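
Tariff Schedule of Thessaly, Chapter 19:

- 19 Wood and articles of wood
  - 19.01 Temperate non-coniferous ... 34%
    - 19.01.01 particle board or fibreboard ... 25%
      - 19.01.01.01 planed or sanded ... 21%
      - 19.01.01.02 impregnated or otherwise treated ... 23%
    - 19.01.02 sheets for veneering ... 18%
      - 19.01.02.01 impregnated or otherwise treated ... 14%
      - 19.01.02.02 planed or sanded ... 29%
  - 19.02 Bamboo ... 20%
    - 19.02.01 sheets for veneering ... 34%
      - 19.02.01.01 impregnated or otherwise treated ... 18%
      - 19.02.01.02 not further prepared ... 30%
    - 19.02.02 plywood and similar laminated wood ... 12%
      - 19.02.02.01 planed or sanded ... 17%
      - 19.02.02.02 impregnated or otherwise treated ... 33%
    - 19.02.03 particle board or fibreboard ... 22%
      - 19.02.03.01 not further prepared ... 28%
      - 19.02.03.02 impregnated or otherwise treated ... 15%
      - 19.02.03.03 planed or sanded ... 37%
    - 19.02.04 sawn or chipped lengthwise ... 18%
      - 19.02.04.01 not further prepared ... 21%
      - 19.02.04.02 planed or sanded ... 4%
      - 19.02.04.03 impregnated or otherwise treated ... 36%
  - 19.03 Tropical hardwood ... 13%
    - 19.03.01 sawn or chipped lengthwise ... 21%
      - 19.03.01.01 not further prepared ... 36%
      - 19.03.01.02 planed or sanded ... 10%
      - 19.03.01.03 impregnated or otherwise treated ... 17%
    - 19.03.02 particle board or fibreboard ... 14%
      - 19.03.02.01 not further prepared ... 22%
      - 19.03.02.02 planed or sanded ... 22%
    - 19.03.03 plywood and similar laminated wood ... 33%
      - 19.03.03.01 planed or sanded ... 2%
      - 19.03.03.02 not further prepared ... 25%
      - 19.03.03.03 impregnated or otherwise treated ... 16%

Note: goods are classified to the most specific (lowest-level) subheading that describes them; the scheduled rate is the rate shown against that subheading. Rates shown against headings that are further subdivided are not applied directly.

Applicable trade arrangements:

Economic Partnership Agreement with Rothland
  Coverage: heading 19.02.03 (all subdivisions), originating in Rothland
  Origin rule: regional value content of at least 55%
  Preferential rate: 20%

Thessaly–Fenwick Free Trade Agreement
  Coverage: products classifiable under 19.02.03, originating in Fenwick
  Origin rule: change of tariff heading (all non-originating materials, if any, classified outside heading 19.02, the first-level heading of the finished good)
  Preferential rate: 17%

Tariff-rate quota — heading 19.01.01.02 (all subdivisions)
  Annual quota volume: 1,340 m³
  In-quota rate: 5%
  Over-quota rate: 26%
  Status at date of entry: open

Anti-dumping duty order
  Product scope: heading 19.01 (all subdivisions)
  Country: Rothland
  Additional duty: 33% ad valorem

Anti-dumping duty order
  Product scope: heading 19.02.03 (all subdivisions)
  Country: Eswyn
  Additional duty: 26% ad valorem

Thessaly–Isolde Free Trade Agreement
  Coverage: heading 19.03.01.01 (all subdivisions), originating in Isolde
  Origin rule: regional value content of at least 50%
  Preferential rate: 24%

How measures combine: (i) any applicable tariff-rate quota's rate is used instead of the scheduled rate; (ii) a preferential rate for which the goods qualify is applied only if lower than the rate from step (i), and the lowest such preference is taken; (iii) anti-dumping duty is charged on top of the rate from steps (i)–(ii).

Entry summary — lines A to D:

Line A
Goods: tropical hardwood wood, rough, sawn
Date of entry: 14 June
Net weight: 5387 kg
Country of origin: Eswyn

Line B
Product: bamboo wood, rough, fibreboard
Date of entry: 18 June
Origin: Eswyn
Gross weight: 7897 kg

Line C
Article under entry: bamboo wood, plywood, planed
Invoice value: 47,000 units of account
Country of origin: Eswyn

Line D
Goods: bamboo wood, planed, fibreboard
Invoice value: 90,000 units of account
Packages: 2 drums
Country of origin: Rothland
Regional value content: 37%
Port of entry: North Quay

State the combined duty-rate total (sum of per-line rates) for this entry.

Line A: tropical hardwood → 19.03; sawn → 19.03.01; rough → 19.03.01.01. Scheduled 36%. No special measure applies. → 36%.
Line B: bamboo → 19.02; fibreboard → 19.02.03; rough → 19.02.03.01. Scheduled 28%. anti-dumping (Eswyn, 19.02.03): +26%; total 28% + 26% = 54%. → 54%.
Line C: bamboo → 19.02; plywood → 19.02.02; planed → 19.02.02.01. Scheduled 17%. No special measure applies. → 17%.
Line D: bamboo → 19.02; fibreboard → 19.02.03; planed → 19.02.03.03. Scheduled 37%. Rothland agreement on 19.02.03: RVC < 55%. → 37%.
Sum: 36% + 54% + 17% + 37% = 144%.

144%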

Description of the task — Using the entries above, print each one again without any alteration.

Task solution —
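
Tariff Schedule of Thessaly, Chapter 19:

- 19 Wood and articles of wood
  - 19.01 Temperate non-coniferous ... 34%
    - 19.01.01 particle board or fibreboard ... 25%
      - 19.01.01.01 planed or sanded ... 21%
      - 19.01.01.02 impregnated or otherwise treated ... 23%
    - 19.01.02 sheets for veneering ... 18%
      - 19.01.02.01 impregnated or otherwise treated ... 14%
      - 19.01.02.02 planed or sanded ... 29%
  - 19.02 Bamboo ... 20%
    - 19.02.01 sheets for veneering ... 34%
      - 19.02.01.01 impregnated or otherwise treated ... 18%
      - 19.02.01.02 not further prepared ... 30%
    - 19.02.02 plywood and similar laminated wood ... 12%
      - 19.02.02.01 planed or sanded ... 17%
      - 19.02.02.02 impregnated or otherwise treated ... 33%
    - 19.02.03 particle board or fibreboard ... 22%
      - 19.02.03.01 not further prepared ... 28%
      - 19.02.03.02 impregnated or otherwise treated ... 15%
      - 19.02.03.03 planed or sanded ... 37%
    - 19.02.04 sawn or chipped lengthwise ... 18%
      - 19.02.04.01 not further prepared ... 21%
      - 19.02.04.02 planed or sanded ... 4%
      - 19.02.04.03 impregnated or otherwise treated ... 36%
  - 19.03 Tropical hardwood ... 13%
    - 19.03.01 sawn or chipped lengthwise ... 21%
      - 19.03.01.01 not further prepared ... 36%
      - 19.03.01.02 planed or sanded ... 10%
      - 19.03.01.03 impregnated or otherwise treated ... 17%
    - 19.03.02 particle board or fibreboard ... 14%
      - 19.03.02.01 not further prepared ... 22%
      - 19.03.02.02 planed or sanded ... 22%
    - 19.03.03 plywood and similar laminated wood ... 33%
      - 19.03.03.01 planed or sanded ... 2%
      - 19.03.03.02 not further prepared ... 25%
      - 19.03.03.03 impregnated or otherwise treated ... 16%

Note: goods are classified to the most specific (lowest-level) subheading that describes them; the scheduled rate is the rate shown against that subheading. Rates shown against headings that are further subdivided are not applied directly.

Applicable trade arrangements:

Economic Partnership Agreement with Rothland
  Coverage: heading 19.02.03 (all subdivisions), originating in Rothland
  Origin rule: regional value content of at least 55%
  Preferential rate: 20%

Thessaly–Fenwick Free Trade Agreement
  Coverage: products classifiable under 19.02.03, originating in Fenwick
  Origin rule: change of tariff heading (all non-originating materials, if any, classified outside heading 19.02, the first-level heading of the finished good)
  Preferential rate: 17%

Tariff-rate quota — heading 19.01.01.02 (all subdivisions)
  Annual quota volume: 1,340 m³
  In-quota rate: 5%
  Over-quota rate: 26%
  Status at date of entry: open

Anti-dumping duty order
  Product scope: heading 19.01 (all subdivisions)
  Country: Rothland
  Additional duty: 33% ad valorem

Anti-dumping duty order
  Product scope: heading 19.02.03 (all subdivisions)
  Country: Eswyn
  Additional duty: 26% ad valorem

Thessaly–Isolde Free Trade Agreement
  Coverage: heading 19.03.01.01 (all subdivisions), originating in Isolde
  Origin rule: regional value content of at least 50%
  Preferential rate: 24%

How measures combine: (i) any applicable tariff-rate quota's rate is used instead of the scheduled rate; (ii) a preferential rate for which the goods qualify is applied only if lower than the rate from step (i), and the lowest such preference is taken; (iii) anti-dumping duty is charged on top of the rate from steps (i)–(ii).

Entry summary — lines A to D:

Line A
Goods: tropical hardwood wood, rough, sawn
Date of entry: 14 June
Net weight: 5387 kg
Country of origin: Eswyn

Line B
Product: bamboo wood, rough, fibreboard
Date of entry: 18 June
Origin: Eswyn
Gross weight: 7897 kg

Line C
Article under entry: bamboo wood, plywood, planed
Invoice value: 47,000 units of account
Country of origin: Eswyn

Line D
Goods: bamboo wood, planed, fibreboard
Invoice value: 90,000 units of account
Packages: 2 drums
Country of origin: Rothland
Regional value content: 37%
Port of entry: North Quay

State the combined duty-rate total (sum of per-line rates) for this entry.

Line A: tropical hardwood → 19.03; sawn → 19.03.01; rough → 19.03.01.01. Scheduled 36%. No special measure applies. → 36%.
Line B: bamboo → 19.02; fibreboard → 19.02.03; rough → 19.02.03.01. Scheduled 28%. anti-dumping (Eswyn, 19.02.03): +26%; total 28% + 26% = 54%. → 54%.
Line C: bamboo → 19.02; plywood → 19.02.02; planed → 19.02.02.01. Scheduled 17%. No special measure applies. → 17%.
Line D: bamboo → 19.02; fibreboard → 19.02.03; planed → 19.02.03.03. Scheduled 37%. Rothland agreement on 19.02.03: RVC < 55%. → 37%.
Sum: 36% + 54% + 17% + 37% = 144%.

144%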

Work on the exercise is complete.